What you need to do:
Scan the records for "step". Report each line that includes it.

Records to process:
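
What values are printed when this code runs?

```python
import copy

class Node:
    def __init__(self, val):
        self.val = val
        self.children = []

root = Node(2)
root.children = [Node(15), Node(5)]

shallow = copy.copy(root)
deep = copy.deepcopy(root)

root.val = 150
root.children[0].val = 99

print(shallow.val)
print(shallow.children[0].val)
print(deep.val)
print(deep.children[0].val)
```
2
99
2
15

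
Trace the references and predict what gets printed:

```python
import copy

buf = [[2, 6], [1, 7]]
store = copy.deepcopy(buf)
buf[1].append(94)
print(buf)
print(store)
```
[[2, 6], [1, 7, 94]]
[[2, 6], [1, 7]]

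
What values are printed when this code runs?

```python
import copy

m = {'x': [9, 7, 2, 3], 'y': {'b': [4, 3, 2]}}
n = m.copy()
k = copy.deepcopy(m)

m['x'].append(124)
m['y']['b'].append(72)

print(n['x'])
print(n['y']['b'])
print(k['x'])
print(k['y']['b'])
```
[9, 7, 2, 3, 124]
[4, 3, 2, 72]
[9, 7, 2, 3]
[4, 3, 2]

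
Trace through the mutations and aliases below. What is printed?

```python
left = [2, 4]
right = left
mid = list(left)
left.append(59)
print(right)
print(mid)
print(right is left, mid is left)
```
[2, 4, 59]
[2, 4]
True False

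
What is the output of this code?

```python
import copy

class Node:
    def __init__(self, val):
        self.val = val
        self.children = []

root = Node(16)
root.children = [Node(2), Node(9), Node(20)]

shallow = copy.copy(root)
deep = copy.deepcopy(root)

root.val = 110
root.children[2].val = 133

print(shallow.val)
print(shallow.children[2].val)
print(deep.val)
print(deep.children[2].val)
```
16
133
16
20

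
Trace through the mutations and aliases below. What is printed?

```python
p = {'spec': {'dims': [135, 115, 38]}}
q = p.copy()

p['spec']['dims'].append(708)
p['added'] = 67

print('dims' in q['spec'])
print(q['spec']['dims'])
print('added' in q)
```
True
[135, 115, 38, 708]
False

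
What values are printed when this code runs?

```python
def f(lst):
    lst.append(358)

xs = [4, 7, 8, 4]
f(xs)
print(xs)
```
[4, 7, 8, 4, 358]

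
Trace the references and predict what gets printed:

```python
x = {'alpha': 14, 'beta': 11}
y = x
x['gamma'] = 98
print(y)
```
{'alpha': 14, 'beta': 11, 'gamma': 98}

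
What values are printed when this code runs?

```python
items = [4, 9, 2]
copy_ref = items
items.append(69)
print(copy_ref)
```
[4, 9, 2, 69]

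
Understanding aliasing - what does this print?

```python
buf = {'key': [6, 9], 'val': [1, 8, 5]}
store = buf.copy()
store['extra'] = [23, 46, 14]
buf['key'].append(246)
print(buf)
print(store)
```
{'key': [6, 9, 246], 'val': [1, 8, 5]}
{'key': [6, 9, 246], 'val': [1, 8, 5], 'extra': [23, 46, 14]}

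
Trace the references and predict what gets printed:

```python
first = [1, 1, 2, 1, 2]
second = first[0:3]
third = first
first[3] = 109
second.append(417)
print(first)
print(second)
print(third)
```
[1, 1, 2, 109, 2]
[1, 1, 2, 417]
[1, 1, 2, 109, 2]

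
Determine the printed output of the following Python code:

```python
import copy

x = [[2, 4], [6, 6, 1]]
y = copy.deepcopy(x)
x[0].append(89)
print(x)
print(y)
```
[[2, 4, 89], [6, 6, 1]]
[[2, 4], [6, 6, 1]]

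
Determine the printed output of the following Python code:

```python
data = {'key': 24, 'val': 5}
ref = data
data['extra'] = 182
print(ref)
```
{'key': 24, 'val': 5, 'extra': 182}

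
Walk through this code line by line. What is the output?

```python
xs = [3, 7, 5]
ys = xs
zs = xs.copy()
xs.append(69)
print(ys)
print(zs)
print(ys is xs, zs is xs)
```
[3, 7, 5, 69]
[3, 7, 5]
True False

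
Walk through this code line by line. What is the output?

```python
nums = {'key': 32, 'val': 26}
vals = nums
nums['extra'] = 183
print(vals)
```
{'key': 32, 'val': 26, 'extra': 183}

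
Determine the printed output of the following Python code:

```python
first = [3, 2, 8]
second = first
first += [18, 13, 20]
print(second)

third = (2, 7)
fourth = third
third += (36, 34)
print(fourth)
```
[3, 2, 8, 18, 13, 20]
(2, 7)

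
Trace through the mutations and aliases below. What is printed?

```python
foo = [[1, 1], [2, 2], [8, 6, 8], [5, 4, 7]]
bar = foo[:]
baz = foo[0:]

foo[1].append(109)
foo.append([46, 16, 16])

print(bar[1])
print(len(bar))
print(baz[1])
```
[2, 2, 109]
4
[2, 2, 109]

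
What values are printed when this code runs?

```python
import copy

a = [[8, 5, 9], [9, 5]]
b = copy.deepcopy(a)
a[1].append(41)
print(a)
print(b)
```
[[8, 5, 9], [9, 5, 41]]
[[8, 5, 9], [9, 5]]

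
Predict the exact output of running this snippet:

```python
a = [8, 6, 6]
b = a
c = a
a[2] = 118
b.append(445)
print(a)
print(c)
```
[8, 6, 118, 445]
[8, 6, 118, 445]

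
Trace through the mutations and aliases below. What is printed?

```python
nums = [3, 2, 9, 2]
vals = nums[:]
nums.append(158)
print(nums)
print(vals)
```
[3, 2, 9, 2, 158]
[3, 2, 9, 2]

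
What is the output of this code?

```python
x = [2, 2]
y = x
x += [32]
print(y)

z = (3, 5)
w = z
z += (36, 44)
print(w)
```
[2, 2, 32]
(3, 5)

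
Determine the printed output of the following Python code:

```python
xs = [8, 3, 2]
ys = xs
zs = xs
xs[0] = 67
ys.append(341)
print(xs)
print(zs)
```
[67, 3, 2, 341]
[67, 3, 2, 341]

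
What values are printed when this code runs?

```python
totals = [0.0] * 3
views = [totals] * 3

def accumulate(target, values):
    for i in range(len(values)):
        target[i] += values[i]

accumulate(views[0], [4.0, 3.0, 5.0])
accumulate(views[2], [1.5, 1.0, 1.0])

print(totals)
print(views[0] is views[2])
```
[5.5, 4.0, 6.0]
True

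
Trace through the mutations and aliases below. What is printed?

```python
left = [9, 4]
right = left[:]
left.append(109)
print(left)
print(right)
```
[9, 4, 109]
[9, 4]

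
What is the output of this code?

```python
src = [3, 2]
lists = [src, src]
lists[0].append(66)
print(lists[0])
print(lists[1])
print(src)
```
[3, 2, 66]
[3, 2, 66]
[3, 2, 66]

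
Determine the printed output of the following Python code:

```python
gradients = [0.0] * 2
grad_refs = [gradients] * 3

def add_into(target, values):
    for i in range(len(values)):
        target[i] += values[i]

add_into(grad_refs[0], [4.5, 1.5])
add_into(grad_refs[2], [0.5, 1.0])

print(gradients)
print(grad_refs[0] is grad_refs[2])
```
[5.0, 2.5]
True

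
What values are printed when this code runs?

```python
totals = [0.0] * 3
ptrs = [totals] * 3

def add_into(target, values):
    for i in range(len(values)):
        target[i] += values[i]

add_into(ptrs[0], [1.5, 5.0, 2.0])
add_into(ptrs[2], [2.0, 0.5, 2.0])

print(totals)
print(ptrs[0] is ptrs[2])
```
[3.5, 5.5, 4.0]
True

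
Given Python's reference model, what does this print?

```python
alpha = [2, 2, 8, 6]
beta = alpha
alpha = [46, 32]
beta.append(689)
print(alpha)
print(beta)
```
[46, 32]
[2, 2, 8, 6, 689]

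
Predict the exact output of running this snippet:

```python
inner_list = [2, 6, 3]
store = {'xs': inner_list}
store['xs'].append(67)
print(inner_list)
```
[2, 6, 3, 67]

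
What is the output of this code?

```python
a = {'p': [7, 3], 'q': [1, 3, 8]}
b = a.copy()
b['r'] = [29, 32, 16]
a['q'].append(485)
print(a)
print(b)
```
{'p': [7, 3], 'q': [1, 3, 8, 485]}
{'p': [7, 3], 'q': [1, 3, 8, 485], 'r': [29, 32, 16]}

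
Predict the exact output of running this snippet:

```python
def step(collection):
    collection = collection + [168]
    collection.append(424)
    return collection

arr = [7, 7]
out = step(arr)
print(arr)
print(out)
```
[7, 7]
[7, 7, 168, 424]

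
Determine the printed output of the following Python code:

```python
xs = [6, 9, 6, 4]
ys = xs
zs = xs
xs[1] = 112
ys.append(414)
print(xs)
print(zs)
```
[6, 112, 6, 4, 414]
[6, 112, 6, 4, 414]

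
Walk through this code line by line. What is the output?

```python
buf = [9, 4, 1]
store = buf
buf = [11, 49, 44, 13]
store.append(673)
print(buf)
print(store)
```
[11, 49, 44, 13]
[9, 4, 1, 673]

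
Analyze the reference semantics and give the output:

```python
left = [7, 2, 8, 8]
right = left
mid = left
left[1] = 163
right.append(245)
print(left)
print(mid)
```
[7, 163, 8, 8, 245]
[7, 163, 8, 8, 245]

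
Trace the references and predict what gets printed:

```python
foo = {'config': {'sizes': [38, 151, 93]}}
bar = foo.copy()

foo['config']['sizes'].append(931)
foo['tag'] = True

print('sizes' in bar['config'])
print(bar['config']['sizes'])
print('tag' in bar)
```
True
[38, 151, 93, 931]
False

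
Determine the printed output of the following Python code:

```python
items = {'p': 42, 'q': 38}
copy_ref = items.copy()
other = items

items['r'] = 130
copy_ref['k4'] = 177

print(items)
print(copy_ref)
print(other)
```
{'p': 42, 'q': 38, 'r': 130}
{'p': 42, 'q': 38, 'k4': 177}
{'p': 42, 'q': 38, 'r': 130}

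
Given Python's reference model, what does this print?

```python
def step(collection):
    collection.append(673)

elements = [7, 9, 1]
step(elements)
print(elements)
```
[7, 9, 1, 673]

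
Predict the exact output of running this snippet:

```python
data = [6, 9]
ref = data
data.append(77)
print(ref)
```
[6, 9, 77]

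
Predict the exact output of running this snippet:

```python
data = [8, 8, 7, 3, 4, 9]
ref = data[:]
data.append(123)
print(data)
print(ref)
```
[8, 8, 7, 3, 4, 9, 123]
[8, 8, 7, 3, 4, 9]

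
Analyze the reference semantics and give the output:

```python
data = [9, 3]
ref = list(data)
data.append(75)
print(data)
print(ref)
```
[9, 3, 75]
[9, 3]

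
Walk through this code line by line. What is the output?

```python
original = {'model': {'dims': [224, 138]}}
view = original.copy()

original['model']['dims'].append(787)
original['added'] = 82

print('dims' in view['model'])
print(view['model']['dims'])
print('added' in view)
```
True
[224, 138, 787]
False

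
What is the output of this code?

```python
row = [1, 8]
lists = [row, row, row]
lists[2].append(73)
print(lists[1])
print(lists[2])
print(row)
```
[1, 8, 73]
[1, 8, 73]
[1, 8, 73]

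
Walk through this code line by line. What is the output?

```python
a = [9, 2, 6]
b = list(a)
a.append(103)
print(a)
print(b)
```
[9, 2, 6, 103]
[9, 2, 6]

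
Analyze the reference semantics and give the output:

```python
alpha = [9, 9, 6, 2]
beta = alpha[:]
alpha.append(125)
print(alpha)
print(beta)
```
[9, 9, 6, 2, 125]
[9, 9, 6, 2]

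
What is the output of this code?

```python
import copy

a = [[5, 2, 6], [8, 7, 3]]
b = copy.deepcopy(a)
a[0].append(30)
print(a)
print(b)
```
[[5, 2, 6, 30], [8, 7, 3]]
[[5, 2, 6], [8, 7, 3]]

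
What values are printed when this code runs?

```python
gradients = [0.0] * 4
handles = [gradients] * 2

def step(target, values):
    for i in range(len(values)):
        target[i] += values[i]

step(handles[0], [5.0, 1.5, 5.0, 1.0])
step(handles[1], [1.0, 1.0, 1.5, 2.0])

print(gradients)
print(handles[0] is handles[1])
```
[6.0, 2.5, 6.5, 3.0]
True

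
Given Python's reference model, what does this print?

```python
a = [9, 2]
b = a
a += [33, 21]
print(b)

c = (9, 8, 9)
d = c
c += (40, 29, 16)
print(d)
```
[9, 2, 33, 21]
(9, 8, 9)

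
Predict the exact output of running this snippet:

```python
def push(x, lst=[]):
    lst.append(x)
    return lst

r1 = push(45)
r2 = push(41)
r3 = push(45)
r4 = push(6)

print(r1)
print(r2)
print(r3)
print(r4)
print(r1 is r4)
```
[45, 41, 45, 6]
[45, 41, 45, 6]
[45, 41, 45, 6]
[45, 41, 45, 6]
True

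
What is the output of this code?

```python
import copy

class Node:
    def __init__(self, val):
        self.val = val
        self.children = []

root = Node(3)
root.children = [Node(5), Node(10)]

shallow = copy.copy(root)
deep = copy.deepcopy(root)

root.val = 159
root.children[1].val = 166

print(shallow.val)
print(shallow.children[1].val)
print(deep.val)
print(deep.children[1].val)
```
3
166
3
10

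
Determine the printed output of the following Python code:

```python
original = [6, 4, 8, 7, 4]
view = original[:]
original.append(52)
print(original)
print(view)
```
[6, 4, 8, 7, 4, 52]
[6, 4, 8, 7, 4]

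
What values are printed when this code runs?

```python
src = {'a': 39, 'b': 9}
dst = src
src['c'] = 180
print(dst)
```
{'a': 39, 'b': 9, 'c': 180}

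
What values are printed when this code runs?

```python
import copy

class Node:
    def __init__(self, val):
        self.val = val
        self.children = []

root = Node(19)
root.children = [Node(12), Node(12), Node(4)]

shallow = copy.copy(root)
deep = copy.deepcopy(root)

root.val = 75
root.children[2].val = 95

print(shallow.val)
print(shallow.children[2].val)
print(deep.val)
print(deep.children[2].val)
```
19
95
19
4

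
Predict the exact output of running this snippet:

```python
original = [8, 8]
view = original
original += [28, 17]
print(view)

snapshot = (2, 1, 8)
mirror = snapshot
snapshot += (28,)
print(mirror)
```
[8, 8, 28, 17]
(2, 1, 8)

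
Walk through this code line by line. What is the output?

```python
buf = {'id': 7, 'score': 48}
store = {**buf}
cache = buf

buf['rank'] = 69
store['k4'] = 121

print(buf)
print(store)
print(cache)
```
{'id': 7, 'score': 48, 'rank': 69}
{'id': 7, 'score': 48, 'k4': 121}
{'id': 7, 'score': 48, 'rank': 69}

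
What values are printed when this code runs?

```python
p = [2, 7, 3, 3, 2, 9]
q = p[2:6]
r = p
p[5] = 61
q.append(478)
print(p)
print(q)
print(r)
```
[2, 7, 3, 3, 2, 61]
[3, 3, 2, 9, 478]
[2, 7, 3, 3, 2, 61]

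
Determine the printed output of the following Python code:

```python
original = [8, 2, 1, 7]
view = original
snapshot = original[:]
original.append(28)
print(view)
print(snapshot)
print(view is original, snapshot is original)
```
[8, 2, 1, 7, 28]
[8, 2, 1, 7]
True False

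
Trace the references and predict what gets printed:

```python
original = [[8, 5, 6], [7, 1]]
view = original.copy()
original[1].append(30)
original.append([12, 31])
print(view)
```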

Result of this task:
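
def step(collection):
out = step(arr)
def step(collection):
step(elements)
def step(target, values):
step(handles[0], [5.0, 1.5, 5.0, 1.0])
step(handles[1], [1.0, 1.0, 1.5, 2.0])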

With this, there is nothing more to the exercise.